* YOUR INSTRUCTIONS:
Look through the lines below and extract each one that contains "tenants".
MATERIAL SHOWN Start Marker
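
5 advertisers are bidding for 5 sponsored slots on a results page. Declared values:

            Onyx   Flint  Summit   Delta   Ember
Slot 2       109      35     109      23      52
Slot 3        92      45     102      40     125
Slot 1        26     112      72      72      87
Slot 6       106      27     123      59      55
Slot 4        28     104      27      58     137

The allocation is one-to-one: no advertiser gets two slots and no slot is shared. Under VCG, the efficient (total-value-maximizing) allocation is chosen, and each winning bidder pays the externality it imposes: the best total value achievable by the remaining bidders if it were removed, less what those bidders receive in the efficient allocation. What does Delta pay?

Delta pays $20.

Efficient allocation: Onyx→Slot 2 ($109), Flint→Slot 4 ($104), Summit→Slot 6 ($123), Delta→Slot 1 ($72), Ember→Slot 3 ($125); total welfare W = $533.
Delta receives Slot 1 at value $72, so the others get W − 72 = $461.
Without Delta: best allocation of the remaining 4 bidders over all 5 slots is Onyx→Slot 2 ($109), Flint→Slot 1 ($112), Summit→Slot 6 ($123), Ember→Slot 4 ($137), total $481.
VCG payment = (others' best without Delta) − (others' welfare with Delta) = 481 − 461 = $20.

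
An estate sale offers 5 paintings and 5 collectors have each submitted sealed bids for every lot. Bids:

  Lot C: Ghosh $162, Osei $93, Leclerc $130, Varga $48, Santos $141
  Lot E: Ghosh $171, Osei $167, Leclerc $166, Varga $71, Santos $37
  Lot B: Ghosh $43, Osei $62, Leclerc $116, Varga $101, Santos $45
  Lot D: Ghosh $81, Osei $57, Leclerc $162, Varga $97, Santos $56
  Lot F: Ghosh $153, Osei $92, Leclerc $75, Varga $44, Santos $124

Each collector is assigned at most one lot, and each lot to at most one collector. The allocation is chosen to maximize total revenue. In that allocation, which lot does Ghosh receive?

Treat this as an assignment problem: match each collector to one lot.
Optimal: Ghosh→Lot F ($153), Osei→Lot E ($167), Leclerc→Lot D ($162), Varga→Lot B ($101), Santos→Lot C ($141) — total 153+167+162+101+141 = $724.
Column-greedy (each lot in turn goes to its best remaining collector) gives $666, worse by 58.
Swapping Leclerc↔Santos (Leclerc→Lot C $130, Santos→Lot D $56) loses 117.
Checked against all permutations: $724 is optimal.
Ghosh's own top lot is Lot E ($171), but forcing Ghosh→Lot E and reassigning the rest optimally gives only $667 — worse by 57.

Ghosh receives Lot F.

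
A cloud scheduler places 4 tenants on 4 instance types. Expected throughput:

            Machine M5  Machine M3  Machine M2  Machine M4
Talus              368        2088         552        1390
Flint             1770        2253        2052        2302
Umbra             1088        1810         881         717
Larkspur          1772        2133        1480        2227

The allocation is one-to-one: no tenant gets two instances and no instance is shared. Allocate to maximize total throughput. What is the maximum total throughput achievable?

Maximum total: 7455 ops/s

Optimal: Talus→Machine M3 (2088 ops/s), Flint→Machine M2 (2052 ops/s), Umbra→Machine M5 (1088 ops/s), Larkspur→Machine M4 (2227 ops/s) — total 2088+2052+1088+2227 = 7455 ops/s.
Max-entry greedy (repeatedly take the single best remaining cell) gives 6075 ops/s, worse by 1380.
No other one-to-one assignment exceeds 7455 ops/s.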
MATERIAL SHOWN End Marker
MATERIAL SHOWN Start Marker
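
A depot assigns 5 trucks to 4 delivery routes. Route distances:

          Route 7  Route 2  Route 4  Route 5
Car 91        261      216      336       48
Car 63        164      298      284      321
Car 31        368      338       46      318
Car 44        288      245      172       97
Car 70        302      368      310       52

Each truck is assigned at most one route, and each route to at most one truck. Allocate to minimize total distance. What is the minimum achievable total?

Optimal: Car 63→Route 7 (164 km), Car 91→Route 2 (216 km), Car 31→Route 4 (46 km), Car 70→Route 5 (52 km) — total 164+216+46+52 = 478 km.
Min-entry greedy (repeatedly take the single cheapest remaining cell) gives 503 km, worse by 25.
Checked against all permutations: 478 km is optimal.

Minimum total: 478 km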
MATERIAL SHOWN End Marker
MATERIAL SHOWN Start Marker
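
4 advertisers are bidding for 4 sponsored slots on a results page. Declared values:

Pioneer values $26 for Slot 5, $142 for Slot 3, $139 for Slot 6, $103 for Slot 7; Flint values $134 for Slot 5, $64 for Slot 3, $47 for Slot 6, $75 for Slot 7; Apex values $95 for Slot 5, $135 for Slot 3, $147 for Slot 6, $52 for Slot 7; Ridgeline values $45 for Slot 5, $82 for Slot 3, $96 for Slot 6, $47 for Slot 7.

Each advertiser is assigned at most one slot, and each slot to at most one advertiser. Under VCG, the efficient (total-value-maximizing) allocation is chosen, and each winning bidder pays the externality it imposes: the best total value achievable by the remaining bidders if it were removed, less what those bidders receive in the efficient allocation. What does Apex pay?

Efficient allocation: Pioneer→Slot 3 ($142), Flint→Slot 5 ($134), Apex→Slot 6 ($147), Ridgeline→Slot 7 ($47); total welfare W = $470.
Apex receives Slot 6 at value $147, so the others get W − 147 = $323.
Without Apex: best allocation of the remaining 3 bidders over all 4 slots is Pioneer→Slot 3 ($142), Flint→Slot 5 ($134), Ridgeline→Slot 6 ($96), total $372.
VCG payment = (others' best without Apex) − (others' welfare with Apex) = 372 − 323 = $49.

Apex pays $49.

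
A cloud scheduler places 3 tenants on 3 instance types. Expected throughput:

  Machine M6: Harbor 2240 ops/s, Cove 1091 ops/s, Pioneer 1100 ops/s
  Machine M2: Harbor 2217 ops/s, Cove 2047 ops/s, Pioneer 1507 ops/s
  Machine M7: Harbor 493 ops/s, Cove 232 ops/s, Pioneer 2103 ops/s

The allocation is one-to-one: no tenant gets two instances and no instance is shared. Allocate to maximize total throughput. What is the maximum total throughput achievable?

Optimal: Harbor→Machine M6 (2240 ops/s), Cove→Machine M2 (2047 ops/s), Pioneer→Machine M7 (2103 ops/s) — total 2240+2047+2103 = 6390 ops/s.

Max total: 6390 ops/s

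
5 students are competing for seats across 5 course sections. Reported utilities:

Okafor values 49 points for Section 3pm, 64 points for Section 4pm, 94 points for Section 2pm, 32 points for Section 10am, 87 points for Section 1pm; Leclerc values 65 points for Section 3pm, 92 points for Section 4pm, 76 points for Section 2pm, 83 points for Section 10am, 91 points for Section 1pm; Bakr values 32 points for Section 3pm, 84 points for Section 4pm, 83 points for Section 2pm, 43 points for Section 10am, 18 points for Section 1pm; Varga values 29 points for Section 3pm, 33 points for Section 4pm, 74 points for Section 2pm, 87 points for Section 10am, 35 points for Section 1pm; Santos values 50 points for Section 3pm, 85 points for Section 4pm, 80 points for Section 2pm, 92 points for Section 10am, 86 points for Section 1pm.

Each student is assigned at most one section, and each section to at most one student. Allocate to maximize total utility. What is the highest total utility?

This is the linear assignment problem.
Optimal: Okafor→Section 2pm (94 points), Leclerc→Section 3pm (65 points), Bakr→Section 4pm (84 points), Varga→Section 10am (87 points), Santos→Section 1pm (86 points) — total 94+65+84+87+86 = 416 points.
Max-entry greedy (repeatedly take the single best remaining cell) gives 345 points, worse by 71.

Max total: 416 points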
MATERIAL SHOWN End Marker
* EXERCISE ANSWER:
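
A cloud scheduler places 4 tenants on 4 instance types. Expected throughput:
A cloud scheduler places 3 tenants on 3 instance types. Expected throughput: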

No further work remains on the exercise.